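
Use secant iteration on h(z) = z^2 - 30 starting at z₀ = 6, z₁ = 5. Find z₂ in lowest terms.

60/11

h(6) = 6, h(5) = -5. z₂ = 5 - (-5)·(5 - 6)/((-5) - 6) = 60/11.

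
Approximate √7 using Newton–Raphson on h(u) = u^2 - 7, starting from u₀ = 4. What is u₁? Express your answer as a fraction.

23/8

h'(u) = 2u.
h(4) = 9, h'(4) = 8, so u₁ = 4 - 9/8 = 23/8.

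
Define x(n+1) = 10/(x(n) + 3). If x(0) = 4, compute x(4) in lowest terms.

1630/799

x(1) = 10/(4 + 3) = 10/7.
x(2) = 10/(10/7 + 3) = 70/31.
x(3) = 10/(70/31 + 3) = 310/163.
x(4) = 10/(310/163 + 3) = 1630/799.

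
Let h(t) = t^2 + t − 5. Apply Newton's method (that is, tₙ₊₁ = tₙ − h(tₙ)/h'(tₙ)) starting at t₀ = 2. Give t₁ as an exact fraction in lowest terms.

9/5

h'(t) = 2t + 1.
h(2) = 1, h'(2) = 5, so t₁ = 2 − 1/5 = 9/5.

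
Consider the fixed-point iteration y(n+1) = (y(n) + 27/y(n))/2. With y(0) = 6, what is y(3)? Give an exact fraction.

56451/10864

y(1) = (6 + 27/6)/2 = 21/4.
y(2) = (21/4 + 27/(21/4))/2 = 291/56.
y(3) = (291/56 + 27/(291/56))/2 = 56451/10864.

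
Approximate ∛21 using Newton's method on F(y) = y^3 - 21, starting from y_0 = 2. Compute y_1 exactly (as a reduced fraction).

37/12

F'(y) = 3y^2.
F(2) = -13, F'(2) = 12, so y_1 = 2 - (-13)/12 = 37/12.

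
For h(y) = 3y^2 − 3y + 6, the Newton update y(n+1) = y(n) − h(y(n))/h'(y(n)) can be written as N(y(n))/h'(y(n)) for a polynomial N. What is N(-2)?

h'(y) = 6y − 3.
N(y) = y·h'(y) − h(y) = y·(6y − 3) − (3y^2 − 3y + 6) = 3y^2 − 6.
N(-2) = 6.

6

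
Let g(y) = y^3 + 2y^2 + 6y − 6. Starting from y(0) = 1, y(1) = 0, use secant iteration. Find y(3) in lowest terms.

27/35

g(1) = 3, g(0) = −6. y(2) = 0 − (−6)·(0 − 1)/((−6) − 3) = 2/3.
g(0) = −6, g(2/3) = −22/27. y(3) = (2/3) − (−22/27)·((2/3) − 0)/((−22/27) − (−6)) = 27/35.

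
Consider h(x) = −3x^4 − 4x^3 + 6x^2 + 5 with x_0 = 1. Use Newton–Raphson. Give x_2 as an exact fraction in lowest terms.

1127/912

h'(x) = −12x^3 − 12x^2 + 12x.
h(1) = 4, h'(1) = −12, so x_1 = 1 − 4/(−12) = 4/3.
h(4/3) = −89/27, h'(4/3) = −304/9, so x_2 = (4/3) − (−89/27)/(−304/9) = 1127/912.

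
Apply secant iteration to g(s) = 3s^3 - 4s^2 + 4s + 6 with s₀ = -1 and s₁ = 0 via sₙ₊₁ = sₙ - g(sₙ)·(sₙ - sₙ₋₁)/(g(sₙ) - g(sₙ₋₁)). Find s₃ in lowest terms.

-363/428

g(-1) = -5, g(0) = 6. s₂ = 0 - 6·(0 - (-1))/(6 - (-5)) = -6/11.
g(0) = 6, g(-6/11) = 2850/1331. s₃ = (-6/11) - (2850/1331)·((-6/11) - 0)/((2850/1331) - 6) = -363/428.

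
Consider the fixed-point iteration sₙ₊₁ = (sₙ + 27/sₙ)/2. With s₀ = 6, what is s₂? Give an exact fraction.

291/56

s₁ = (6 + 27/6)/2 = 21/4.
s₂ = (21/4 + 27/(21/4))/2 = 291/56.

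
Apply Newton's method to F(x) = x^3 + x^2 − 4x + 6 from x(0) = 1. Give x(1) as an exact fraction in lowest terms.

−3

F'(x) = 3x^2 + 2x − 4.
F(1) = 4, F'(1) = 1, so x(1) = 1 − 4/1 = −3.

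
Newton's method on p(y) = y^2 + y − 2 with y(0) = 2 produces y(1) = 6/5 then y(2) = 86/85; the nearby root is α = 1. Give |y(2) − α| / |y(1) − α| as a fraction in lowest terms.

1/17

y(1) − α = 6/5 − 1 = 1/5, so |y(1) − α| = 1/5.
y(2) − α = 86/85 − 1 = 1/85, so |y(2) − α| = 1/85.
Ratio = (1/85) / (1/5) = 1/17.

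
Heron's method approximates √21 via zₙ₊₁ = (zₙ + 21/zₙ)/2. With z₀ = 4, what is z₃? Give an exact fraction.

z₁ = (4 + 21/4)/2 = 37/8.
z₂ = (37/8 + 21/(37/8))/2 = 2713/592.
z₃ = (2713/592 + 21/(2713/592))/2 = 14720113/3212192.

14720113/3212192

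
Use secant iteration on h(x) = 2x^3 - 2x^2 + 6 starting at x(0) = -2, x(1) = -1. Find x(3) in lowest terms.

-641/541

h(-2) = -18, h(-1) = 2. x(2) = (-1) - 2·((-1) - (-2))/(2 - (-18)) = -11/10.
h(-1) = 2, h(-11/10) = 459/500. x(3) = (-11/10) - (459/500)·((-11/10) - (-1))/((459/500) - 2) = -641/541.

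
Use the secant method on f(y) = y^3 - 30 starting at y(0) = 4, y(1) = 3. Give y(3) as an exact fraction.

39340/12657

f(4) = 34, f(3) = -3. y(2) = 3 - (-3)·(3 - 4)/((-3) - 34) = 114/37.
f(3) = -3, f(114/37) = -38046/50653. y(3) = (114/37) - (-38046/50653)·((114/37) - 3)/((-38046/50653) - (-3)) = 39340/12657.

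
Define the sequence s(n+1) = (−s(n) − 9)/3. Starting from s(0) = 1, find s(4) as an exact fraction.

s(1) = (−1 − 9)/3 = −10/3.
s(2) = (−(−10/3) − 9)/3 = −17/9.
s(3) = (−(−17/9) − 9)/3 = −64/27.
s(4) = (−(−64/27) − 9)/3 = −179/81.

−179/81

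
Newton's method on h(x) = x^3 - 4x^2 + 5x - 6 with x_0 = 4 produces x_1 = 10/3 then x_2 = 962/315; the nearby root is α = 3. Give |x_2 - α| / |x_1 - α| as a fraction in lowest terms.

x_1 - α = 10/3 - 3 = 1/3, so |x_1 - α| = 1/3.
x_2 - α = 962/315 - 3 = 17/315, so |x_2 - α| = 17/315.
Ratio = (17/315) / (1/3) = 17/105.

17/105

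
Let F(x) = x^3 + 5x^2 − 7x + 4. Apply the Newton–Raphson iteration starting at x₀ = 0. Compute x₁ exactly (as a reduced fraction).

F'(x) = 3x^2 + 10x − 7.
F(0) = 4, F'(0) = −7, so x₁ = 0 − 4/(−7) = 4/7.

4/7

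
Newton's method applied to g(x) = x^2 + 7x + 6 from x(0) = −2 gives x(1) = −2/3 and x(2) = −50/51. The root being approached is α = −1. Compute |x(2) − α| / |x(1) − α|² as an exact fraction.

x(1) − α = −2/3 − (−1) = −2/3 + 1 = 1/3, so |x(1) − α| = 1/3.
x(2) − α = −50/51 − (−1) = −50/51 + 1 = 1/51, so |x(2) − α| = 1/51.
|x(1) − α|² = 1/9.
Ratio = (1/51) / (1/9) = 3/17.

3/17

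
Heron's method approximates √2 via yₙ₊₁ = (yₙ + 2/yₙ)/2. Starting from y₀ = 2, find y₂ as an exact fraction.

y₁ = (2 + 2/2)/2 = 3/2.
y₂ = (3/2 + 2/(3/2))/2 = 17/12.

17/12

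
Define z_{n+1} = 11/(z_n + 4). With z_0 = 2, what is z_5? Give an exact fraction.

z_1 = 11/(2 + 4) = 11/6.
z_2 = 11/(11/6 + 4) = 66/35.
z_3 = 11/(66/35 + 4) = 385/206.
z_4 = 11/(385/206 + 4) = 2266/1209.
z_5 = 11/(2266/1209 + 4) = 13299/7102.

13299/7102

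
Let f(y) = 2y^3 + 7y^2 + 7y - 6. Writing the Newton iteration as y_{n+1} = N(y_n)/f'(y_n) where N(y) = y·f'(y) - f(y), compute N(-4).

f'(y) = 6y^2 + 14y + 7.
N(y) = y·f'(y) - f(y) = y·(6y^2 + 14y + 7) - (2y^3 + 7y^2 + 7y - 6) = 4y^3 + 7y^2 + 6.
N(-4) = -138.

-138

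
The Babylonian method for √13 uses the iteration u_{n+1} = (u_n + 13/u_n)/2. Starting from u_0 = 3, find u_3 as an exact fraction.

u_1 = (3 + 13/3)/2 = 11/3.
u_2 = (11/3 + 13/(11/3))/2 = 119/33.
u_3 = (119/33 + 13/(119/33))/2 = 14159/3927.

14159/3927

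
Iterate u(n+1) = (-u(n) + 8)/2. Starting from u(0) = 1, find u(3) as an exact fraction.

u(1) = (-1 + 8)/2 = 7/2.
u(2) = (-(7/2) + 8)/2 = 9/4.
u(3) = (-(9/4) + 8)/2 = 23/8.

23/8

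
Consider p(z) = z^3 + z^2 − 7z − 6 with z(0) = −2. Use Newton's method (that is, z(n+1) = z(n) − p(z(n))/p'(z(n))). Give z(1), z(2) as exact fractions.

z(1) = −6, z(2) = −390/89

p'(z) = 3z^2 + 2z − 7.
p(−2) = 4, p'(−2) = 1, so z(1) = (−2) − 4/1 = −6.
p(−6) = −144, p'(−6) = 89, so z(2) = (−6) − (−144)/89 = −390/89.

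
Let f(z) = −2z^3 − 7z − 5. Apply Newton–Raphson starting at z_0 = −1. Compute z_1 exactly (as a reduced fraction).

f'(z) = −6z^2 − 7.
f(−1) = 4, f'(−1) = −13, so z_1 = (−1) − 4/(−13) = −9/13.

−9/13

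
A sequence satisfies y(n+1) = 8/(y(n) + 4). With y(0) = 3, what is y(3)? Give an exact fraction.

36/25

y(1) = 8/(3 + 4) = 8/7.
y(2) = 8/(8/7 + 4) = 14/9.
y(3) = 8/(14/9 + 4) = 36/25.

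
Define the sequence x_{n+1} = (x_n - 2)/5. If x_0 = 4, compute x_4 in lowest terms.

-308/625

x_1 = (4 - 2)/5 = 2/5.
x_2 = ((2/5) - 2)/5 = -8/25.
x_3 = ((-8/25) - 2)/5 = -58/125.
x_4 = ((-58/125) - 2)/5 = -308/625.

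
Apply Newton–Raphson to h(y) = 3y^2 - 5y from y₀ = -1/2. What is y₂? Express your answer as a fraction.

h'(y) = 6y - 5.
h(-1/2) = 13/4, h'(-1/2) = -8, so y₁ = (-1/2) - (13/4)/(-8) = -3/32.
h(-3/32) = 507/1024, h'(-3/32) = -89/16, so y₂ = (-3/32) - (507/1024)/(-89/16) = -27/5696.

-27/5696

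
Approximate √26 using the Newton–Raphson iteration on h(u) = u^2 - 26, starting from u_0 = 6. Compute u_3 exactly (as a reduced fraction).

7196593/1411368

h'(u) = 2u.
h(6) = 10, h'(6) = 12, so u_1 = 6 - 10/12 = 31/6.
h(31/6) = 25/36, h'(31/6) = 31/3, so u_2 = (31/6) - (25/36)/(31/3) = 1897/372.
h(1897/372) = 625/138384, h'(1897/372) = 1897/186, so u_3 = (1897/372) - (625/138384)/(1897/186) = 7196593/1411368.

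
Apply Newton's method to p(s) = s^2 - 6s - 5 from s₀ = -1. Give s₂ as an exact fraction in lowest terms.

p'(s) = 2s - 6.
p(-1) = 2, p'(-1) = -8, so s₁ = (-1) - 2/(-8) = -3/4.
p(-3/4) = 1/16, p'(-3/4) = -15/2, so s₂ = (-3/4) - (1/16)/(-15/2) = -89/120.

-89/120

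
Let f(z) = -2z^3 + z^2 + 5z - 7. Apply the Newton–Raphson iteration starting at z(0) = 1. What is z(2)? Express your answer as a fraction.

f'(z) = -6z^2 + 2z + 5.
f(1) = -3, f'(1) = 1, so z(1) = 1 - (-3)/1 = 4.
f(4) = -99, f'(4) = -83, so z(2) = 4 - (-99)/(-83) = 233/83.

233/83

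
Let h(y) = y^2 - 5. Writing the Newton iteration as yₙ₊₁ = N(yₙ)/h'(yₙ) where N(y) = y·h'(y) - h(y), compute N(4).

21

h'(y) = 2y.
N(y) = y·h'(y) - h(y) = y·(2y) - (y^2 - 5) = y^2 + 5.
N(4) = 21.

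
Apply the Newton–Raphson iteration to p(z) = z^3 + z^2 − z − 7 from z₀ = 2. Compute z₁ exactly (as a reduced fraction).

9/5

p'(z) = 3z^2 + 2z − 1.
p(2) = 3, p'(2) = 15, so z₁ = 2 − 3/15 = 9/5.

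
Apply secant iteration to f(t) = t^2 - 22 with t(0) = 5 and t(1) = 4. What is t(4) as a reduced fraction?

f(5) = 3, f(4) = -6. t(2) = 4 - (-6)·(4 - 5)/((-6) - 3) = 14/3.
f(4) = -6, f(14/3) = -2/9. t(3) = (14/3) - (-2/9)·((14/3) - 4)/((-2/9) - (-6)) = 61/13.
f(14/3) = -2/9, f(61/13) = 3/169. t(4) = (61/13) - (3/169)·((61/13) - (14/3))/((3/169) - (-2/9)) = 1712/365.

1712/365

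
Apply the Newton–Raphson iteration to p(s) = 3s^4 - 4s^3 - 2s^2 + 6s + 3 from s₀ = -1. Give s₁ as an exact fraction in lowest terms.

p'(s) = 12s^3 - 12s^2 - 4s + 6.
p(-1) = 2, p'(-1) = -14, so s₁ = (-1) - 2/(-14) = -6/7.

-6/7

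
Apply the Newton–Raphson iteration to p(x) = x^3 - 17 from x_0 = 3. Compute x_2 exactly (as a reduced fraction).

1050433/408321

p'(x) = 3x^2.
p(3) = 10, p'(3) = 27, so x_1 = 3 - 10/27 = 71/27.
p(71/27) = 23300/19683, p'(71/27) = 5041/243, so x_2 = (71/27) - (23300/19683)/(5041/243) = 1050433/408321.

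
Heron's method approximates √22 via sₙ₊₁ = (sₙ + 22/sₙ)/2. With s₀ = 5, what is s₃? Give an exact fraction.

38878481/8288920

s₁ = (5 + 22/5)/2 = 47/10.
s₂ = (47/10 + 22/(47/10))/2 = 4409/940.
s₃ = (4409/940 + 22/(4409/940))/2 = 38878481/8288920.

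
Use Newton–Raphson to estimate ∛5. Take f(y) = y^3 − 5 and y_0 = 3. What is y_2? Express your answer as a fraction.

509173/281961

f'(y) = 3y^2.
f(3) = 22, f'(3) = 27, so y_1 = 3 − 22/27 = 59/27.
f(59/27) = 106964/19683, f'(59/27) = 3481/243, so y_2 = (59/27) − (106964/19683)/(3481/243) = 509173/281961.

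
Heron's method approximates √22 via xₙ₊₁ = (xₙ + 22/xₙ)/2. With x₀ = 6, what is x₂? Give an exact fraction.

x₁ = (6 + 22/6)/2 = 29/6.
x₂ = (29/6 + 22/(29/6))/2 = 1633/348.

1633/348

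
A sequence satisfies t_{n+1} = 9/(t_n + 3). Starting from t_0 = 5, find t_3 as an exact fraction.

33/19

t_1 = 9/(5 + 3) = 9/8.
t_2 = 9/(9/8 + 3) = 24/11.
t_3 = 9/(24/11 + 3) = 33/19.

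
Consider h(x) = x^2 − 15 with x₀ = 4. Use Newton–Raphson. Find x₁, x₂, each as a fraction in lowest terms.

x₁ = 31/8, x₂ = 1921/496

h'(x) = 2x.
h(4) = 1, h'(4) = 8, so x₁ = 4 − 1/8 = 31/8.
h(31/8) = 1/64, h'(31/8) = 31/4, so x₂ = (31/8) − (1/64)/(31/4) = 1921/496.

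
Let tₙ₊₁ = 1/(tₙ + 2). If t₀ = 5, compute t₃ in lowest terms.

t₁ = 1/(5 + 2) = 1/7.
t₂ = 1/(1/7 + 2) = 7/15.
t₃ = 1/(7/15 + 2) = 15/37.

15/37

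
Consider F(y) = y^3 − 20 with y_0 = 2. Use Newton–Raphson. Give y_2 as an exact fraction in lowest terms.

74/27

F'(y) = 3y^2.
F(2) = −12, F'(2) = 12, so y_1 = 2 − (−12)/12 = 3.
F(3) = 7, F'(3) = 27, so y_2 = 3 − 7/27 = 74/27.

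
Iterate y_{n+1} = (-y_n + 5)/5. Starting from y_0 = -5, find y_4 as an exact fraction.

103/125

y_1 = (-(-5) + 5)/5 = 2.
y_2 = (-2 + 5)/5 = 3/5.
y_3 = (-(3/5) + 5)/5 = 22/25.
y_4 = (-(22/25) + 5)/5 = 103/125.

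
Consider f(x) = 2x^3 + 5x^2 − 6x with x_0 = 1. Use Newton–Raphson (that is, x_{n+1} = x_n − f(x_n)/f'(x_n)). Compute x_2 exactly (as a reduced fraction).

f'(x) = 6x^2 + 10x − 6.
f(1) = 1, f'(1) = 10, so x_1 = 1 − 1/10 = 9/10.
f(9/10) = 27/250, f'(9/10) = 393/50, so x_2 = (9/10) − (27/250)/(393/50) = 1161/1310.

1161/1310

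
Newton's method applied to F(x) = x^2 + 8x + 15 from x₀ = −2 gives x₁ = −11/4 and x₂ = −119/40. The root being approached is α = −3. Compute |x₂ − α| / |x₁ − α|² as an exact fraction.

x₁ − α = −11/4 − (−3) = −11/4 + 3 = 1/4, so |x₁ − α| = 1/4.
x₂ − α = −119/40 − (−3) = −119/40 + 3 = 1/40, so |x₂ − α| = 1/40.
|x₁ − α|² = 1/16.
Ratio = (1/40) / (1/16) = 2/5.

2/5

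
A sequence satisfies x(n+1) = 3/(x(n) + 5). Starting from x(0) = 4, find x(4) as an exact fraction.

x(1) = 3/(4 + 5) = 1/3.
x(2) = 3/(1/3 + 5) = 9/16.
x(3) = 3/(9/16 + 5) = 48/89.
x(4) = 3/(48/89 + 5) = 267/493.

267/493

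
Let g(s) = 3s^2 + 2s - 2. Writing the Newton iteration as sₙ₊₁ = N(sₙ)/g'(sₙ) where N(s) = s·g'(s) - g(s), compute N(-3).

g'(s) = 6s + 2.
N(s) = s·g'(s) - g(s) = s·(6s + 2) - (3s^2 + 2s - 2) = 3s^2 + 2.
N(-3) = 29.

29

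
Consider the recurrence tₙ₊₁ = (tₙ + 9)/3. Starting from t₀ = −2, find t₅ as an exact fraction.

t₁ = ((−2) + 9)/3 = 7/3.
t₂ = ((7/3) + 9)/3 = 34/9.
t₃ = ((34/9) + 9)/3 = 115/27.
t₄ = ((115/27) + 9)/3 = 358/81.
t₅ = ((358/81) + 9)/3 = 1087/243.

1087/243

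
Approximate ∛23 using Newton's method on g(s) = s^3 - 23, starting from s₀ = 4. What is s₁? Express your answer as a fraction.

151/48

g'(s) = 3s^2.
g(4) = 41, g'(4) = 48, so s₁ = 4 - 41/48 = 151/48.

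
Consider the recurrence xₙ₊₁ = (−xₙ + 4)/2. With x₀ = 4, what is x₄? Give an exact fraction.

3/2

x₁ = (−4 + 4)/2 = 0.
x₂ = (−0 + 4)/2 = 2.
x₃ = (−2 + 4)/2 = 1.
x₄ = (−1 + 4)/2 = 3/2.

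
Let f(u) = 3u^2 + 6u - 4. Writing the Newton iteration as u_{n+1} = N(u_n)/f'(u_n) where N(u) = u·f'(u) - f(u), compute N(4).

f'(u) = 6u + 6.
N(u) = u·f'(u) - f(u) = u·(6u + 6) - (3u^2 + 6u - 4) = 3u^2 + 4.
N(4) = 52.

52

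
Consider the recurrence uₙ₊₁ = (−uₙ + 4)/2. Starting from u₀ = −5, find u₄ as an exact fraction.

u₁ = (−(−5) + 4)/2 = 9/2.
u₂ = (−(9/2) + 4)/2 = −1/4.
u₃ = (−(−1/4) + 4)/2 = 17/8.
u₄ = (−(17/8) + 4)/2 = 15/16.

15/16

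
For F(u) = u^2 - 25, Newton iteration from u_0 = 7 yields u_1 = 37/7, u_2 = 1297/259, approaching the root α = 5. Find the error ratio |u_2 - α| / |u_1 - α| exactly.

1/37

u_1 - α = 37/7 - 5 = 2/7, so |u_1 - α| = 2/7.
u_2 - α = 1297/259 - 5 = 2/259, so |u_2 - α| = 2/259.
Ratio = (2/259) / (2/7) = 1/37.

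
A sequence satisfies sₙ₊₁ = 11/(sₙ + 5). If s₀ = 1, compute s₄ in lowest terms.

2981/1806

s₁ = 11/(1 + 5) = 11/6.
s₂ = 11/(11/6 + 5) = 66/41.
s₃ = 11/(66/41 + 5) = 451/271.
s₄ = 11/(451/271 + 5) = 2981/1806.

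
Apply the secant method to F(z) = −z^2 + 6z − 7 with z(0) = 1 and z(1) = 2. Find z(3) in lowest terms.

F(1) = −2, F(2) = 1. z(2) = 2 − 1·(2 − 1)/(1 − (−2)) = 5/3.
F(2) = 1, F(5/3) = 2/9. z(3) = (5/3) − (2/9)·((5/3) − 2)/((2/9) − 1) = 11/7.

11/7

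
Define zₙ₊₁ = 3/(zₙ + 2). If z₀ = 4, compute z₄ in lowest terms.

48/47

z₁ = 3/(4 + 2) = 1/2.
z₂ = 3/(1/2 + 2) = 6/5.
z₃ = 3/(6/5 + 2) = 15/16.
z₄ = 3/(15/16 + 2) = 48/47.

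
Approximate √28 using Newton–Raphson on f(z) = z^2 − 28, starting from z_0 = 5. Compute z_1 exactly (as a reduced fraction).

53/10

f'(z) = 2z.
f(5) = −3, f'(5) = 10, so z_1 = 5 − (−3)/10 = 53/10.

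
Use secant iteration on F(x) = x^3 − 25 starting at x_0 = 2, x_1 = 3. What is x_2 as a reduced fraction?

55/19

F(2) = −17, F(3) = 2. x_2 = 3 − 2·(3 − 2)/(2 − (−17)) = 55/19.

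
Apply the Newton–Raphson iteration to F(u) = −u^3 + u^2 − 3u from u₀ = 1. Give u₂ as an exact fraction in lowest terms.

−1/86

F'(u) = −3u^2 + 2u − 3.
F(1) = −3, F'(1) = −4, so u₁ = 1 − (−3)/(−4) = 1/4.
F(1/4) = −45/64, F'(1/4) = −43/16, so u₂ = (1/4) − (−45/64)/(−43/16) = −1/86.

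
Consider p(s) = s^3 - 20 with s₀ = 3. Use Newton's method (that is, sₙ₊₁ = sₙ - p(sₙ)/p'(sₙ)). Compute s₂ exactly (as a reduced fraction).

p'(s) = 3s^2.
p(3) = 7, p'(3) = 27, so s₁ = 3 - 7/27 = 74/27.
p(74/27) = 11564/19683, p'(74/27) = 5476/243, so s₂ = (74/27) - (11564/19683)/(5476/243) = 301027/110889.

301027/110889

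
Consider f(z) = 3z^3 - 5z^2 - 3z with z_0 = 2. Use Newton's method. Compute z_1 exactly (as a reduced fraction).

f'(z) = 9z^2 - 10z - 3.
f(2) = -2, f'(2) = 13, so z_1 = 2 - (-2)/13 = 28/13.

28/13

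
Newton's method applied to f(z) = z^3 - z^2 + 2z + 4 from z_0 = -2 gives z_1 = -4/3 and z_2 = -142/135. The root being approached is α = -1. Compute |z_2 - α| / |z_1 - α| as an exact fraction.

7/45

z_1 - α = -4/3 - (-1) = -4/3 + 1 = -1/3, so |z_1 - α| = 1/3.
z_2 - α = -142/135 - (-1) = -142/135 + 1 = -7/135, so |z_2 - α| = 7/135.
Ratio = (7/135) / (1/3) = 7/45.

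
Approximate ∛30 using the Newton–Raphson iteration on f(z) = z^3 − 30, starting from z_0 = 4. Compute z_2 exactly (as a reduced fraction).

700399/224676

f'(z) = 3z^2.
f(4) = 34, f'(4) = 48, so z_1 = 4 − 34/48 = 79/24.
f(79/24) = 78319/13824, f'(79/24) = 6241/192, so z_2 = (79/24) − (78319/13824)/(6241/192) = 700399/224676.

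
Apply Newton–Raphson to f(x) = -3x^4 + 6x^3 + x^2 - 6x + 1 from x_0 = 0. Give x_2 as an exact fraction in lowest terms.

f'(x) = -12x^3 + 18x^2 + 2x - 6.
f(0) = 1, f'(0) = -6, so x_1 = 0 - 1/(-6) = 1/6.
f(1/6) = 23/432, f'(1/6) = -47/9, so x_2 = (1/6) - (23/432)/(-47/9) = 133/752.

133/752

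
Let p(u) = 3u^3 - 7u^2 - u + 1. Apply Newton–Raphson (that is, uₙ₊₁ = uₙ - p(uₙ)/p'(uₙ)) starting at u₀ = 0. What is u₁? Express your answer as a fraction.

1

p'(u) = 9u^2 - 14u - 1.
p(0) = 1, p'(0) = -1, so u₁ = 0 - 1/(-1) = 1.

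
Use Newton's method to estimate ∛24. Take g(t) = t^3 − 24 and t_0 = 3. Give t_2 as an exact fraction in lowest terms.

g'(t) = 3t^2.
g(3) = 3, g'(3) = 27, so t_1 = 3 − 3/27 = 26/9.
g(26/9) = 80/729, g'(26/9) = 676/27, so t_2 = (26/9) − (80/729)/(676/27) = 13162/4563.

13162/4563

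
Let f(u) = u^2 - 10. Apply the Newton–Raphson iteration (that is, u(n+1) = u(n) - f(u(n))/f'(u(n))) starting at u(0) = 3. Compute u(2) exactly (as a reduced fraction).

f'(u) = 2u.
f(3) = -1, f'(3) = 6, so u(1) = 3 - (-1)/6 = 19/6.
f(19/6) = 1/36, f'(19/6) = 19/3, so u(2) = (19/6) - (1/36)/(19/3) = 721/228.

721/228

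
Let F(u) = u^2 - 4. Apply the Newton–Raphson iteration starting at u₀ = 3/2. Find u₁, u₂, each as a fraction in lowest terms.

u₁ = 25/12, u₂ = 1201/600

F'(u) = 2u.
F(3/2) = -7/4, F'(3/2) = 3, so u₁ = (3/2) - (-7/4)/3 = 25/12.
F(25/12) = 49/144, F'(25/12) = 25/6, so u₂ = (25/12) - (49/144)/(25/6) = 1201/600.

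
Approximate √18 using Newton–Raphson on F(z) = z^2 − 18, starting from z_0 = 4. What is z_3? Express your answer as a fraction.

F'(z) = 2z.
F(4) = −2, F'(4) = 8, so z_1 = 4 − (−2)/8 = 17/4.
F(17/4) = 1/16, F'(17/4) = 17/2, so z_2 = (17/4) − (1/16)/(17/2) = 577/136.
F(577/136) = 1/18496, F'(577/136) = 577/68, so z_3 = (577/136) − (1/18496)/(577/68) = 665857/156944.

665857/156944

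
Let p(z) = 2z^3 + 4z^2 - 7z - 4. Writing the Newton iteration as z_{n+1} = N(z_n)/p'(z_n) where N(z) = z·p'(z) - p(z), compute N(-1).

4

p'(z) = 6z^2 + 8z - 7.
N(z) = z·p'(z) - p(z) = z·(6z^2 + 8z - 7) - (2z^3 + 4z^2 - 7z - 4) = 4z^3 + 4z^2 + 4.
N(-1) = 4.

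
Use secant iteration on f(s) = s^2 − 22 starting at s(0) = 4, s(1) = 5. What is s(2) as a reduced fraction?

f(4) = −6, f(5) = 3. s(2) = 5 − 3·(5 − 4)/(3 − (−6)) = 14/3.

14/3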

◇ ◇ ◇

• **What you will do**
Which lines run from the one containing "Let F(u) = u^2 - 4." to the end of the entries above? Quote exactly those, and only those.

• **Answer below**
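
Let F(u) = u^2 - 4. Apply the Newton–Raphson iteration starting at u₀ = 3/2. Find u₁, u₂, each as a fraction in lowest terms.

u₁ = 25/12, u₂ = 1201/600

F'(u) = 2u.
F(3/2) = -7/4, F'(3/2) = 3, so u₁ = (3/2) - (-7/4)/3 = 25/12.
F(25/12) = 49/144, F'(25/12) = 25/6, so u₂ = (25/12) - (49/144)/(25/6) = 1201/600.

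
Approximate √18 using Newton–Raphson on F(z) = z^2 − 18, starting from z_0 = 4. What is z_3? Express your answer as a fraction.

F'(z) = 2z.
F(4) = −2, F'(4) = 8, so z_1 = 4 − (−2)/8 = 17/4.
F(17/4) = 1/16, F'(17/4) = 17/2, so z_2 = (17/4) − (1/16)/(17/2) = 577/136.
F(577/136) = 1/18496, F'(577/136) = 577/68, so z_3 = (577/136) − (1/18496)/(577/68) = 665857/156944.

665857/156944

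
Let p(z) = 2z^3 + 4z^2 - 7z - 4. Writing the Newton iteration as z_{n+1} = N(z_n)/p'(z_n) where N(z) = z·p'(z) - p(z), compute N(-1).

4

p'(z) = 6z^2 + 8z - 7.
N(z) = z·p'(z) - p(z) = z·(6z^2 + 8z - 7) - (2z^3 + 4z^2 - 7z - 4) = 4z^3 + 4z^2 + 4.
N(-1) = 4.

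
Use secant iteration on f(s) = s^2 − 22 starting at s(0) = 4, s(1) = 5. What is s(2) as a reduced fraction?

f(4) = −6, f(5) = 3. s(2) = 5 − 3·(5 − 4)/(3 − (−6)) = 14/3.

14/3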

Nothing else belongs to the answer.